• THE PROBLEM:
What follows is a listing to be transcribed exactly.
___ RECORDS TO USE
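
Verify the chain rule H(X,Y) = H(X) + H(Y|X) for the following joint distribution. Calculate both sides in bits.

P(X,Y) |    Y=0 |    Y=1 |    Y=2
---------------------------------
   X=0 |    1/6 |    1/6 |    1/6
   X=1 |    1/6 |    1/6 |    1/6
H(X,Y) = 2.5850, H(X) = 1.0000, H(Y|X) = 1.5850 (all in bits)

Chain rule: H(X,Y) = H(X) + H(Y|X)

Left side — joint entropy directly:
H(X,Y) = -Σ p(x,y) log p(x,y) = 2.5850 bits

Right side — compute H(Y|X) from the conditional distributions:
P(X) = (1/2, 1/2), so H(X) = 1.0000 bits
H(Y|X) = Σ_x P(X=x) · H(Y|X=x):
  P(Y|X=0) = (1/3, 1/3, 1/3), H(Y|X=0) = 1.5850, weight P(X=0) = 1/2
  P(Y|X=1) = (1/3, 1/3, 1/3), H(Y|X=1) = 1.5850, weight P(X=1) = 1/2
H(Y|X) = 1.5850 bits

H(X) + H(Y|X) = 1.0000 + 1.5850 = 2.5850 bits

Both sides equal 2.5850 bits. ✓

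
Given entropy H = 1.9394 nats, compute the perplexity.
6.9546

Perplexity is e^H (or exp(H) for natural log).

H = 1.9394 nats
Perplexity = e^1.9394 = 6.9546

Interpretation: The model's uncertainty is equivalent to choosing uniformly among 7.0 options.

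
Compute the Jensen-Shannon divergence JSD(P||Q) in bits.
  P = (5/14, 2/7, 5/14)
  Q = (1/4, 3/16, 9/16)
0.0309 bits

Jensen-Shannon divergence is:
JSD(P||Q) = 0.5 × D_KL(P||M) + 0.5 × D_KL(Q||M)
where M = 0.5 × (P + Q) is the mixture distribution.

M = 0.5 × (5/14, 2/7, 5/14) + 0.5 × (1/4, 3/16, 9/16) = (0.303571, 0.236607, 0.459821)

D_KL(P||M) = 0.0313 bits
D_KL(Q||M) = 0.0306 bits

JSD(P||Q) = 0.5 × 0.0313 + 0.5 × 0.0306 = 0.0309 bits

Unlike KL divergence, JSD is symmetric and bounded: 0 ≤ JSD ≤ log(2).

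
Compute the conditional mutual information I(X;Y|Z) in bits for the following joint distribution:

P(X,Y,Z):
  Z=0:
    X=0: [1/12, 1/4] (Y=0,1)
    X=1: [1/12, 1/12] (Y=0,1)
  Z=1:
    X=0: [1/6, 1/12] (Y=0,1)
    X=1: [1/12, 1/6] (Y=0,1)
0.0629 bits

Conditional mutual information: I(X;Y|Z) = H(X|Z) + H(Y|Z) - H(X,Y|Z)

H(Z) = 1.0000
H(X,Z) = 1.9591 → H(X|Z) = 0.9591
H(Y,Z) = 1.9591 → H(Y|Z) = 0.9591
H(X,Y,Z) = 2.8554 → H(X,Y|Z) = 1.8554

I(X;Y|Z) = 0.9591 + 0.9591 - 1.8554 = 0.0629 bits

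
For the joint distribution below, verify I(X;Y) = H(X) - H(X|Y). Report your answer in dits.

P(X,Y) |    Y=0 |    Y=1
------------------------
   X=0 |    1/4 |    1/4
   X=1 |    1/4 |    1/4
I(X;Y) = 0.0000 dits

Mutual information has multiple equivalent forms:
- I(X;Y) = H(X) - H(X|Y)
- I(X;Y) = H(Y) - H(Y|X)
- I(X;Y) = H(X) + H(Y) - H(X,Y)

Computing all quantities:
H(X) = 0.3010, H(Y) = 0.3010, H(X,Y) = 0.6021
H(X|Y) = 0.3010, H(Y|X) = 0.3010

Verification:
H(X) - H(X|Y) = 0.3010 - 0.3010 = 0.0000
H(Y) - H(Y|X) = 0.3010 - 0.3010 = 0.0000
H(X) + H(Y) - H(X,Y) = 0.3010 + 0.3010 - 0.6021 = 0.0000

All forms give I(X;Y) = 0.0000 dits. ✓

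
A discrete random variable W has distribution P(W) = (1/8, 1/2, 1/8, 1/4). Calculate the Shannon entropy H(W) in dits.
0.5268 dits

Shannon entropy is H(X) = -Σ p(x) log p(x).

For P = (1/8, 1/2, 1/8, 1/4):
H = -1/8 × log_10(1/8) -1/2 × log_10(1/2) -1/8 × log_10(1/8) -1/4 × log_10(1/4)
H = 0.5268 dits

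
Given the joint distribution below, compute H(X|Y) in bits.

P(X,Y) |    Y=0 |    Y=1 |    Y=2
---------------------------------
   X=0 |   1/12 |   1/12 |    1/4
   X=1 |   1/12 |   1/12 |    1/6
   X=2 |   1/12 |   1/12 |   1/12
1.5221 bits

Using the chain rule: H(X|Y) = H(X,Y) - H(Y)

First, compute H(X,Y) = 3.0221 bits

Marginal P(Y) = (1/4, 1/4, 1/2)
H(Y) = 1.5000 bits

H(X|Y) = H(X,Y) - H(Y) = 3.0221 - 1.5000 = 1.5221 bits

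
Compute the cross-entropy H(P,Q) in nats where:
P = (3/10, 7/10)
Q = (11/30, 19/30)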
______
• COMPLETED TASK:
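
Verify the chain rule H(X,Y) = H(X) + H(Y|X) for the following joint distribution. Calculate both sides in bits.

P(X,Y) |    Y=0 |    Y=1 |    Y=2
---------------------------------
   X=0 |    1/6 |    1/6 |    1/6
   X=1 |    1/6 |    1/6 |    1/6
H(X,Y) = 2.5850, H(X) = 1.0000, H(Y|X) = 1.5850 (all in bits)

Chain rule: H(X,Y) = H(X) + H(Y|X)

Left side — joint entropy directly:
H(X,Y) = -Σ p(x,y) log p(x,y) = 2.5850 bits

Right side — compute H(Y|X) from the conditional distributions:
P(X) = (1/2, 1/2), so H(X) = 1.0000 bits
H(Y|X) = Σ_x P(X=x) · H(Y|X=x):
  P(Y|X=0) = (1/3, 1/3, 1/3), H(Y|X=0) = 1.5850, weight P(X=0) = 1/2
  P(Y|X=1) = (1/3, 1/3, 1/3), H(Y|X=1) = 1.5850, weight P(X=1) = 1/2
H(Y|X) = 1.5850 bits

H(X) + H(Y|X) = 1.0000 + 1.5850 = 2.5850 bits

Both sides equal 2.5850 bits. ✓

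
Given entropy H = 1.9394 nats, compute the perplexity.
6.9546

Perplexity is e^H (or exp(H) for natural log).

H = 1.9394 nats
Perplexity = e^1.9394 = 6.9546

Interpretation: The model's uncertainty is equivalent to choosing uniformly among 7.0 options.

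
Compute the Jensen-Shannon divergence JSD(P||Q) in bits.
  P = (5/14, 2/7, 5/14)
  Q = (1/4, 3/16, 9/16)
0.0309 bits

Jensen-Shannon divergence is:
JSD(P||Q) = 0.5 × D_KL(P||M) + 0.5 × D_KL(Q||M)
where M = 0.5 × (P + Q) is the mixture distribution.

M = 0.5 × (5/14, 2/7, 5/14) + 0.5 × (1/4, 3/16, 9/16) = (0.303571, 0.236607, 0.459821)

D_KL(P||M) = 0.0313 bits
D_KL(Q||M) = 0.0306 bits

JSD(P||Q) = 0.5 × 0.0313 + 0.5 × 0.0306 = 0.0309 bits

Unlike KL divergence, JSD is symmetric and bounded: 0 ≤ JSD ≤ log(2).

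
Compute the conditional mutual information I(X;Y|Z) in bits for the following joint distribution:

P(X,Y,Z):
  Z=0:
    X=0: [1/12, 1/4] (Y=0,1)
    X=1: [1/12, 1/12] (Y=0,1)
  Z=1:
    X=0: [1/6, 1/12] (Y=0,1)
    X=1: [1/12, 1/6] (Y=0,1)
0.0629 bits

Conditional mutual information: I(X;Y|Z) = H(X|Z) + H(Y|Z) - H(X,Y|Z)

H(Z) = 1.0000
H(X,Z) = 1.9591 → H(X|Z) = 0.9591
H(Y,Z) = 1.9591 → H(Y|Z) = 0.9591
H(X,Y,Z) = 2.8554 → H(X,Y|Z) = 1.8554

I(X;Y|Z) = 0.9591 + 0.9591 - 1.8554 = 0.0629 bits

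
For the joint distribution below, verify I(X;Y) = H(X) - H(X|Y). Report your answer in dits.

P(X,Y) |    Y=0 |    Y=1
------------------------
   X=0 |    1/4 |    1/4
   X=1 |    1/4 |    1/4
I(X;Y) = 0.0000 dits

Mutual information has multiple equivalent forms:
- I(X;Y) = H(X) - H(X|Y)
- I(X;Y) = H(Y) - H(Y|X)
- I(X;Y) = H(X) + H(Y) - H(X,Y)

Computing all quantities:
H(X) = 0.3010, H(Y) = 0.3010, H(X,Y) = 0.6021
H(X|Y) = 0.3010, H(Y|X) = 0.3010

Verification:
H(X) - H(X|Y) = 0.3010 - 0.3010 = 0.0000
H(Y) - H(Y|X) = 0.3010 - 0.3010 = 0.0000
H(X) + H(Y) - H(X,Y) = 0.3010 + 0.3010 - 0.6021 = 0.0000

All forms give I(X;Y) = 0.0000 dits. ✓

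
A discrete random variable W has distribution P(W) = (1/8, 1/2, 1/8, 1/4). Calculate the Shannon entropy H(W) in dits.
0.5268 dits

Shannon entropy is H(X) = -Σ p(x) log p(x).

For P = (1/8, 1/2, 1/8, 1/4):
H = -1/8 × log_10(1/8) -1/2 × log_10(1/2) -1/8 × log_10(1/8) -1/4 × log_10(1/4)
H = 0.5268 dits

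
Given the joint distribution below, compute H(X|Y) in bits.

P(X,Y) |    Y=0 |    Y=1 |    Y=2
---------------------------------
   X=0 |   1/12 |   1/12 |    1/4
   X=1 |   1/12 |   1/12 |    1/6
   X=2 |   1/12 |   1/12 |   1/12
1.5221 bits

Using the chain rule: H(X|Y) = H(X,Y) - H(Y)

First, compute H(X,Y) = 3.0221 bits

Marginal P(Y) = (1/4, 1/4, 1/2)
H(Y) = 1.5000 bits

H(X|Y) = H(X,Y) - H(Y) = 3.0221 - 1.5000 = 1.5221 bits

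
Compute the cross-entropy H(P,Q) in nats where:
P = (3/10, 7/10)
Q = (11/30, 19/30)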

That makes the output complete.